▶ Exercise
For the entries below, report the number of lines where the string "standard" appears, and only that number.

▶ Source data

▶

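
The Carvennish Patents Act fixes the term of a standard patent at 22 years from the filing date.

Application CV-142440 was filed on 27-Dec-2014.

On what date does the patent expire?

2036-12-27

Filing date + 22 years → 27 December 2036.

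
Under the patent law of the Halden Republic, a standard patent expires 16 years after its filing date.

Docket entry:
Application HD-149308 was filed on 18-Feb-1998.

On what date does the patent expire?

Filing date + 16 years → 18 February 2014.

February 18, 2014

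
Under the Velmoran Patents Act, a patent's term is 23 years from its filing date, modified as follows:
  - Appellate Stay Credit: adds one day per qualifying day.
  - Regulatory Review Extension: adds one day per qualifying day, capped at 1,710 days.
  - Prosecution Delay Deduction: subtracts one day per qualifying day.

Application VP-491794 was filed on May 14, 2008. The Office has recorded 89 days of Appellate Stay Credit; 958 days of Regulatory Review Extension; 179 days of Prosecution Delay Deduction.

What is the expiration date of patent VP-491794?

September 28, 2033

Base term: filing date + 23 years → 14 May 2031.
Appellate Stay Credit: +89 days → 11 August 2031.
Regulatory Review Extension: 958 days (within the 1710-day cap) → +958 days → 26 March 2034.
Prosecution Delay Deduction: −179 days → 28 September 2033.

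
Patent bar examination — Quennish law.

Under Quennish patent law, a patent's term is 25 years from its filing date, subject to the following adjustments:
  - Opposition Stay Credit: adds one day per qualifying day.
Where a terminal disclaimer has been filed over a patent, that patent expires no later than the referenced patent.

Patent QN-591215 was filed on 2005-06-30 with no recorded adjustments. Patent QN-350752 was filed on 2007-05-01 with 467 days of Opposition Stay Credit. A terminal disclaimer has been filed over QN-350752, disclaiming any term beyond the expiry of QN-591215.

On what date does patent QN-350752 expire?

Natural term of QN-350752:
  Base: filing + 25 years → 1 May 2032.
  Opposition Stay Credit: +467 days → 11 August 2033.
Expiry of referenced patent QN-591215:
  Base: filing + 25 years → 30 June 2030.
Terminal disclaimer: QN-350752 expires on the earlier of 11 August 2033 and 30 June 2030.

June 30, 2030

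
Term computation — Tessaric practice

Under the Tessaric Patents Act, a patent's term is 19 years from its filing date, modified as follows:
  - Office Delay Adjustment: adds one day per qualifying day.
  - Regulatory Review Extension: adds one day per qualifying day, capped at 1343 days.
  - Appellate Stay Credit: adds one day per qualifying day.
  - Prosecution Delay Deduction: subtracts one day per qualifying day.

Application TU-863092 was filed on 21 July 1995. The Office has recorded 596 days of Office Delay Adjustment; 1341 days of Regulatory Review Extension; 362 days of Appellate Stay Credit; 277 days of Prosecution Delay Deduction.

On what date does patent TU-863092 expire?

Base term: filing date + 19 years → 21 July 2014.
Office Delay Adjustment: +596 days → 8 March 2016.
Regulatory Review Extension: 1341 days (within the 1343-day cap) → +1341 days → 9 November 2019.
Appellate Stay Credit: +362 days → 5 November 2020.
Prosecution Delay Deduction: −277 days → 2 February 2020.

2020-02-02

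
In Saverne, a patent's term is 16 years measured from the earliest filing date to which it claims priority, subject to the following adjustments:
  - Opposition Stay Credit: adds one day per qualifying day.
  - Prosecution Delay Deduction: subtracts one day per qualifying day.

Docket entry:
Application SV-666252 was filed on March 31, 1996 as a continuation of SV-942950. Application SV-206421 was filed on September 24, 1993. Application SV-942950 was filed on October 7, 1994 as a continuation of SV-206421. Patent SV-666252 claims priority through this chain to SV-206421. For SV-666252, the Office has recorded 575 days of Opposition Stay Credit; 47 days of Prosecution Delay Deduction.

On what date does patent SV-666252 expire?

Earliest priority filing: 24 September 1993.
Base term: 24 September 1993 + 16 years → 24 September 2009.
Opposition Stay Credit: +575 days → 22 April 2011.
Prosecution Delay Deduction: −47 days → 6 March 2011.

2011-03-06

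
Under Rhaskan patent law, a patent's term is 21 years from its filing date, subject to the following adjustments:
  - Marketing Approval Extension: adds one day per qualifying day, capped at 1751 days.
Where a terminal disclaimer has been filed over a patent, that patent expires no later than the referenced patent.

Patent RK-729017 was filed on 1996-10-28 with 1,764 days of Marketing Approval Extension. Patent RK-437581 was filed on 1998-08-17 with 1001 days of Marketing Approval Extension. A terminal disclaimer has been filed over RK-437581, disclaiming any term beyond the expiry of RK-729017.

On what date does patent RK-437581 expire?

2022-05-14

Natural term of RK-437581:
  Base: filing + 21 years → 17 August 2019.
  Marketing Approval Extension: 1001 days (within the 1751-day cap) → +1001 days → 14 May 2022.
Expiry of referenced patent RK-729017:
  Base: filing + 21 years → 28 October 2017.
  Marketing Approval Extension: 1764 days claimed exceeds the 1751-day cap, so +1751 days → 14 August 2022.
Terminal disclaimer: RK-437581 expires on the earlier of 14 May 2022 and 14 August 2022.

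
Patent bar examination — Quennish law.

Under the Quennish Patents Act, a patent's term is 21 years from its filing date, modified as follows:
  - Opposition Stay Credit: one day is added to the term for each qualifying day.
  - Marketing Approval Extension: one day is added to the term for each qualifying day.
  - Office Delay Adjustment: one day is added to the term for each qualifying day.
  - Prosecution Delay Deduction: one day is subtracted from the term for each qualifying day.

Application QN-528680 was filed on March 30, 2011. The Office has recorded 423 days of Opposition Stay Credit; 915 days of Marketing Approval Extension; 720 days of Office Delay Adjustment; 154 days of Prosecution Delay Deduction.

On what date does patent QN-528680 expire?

June 16, 2037

Base term: filing date + 21 years → 30 March 2032.
Opposition Stay Credit: +423 days → 27 May 2033.
Marketing Approval Extension: +915 days → 28 November 2035.
Office Delay Adjustment: +720 days → 17 November 2037.
Prosecution Delay Deduction: −154 days → 16 June 2037.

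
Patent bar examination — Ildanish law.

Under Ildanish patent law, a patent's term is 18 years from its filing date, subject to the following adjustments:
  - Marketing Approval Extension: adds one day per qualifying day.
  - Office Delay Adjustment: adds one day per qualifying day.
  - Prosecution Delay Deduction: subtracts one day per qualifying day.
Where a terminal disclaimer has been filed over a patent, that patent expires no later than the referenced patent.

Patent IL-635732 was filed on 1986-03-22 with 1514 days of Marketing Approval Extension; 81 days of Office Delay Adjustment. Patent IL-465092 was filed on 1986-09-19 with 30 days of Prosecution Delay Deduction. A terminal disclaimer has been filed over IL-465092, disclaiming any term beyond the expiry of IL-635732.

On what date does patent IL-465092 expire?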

◀

▶ Solution to this problem
2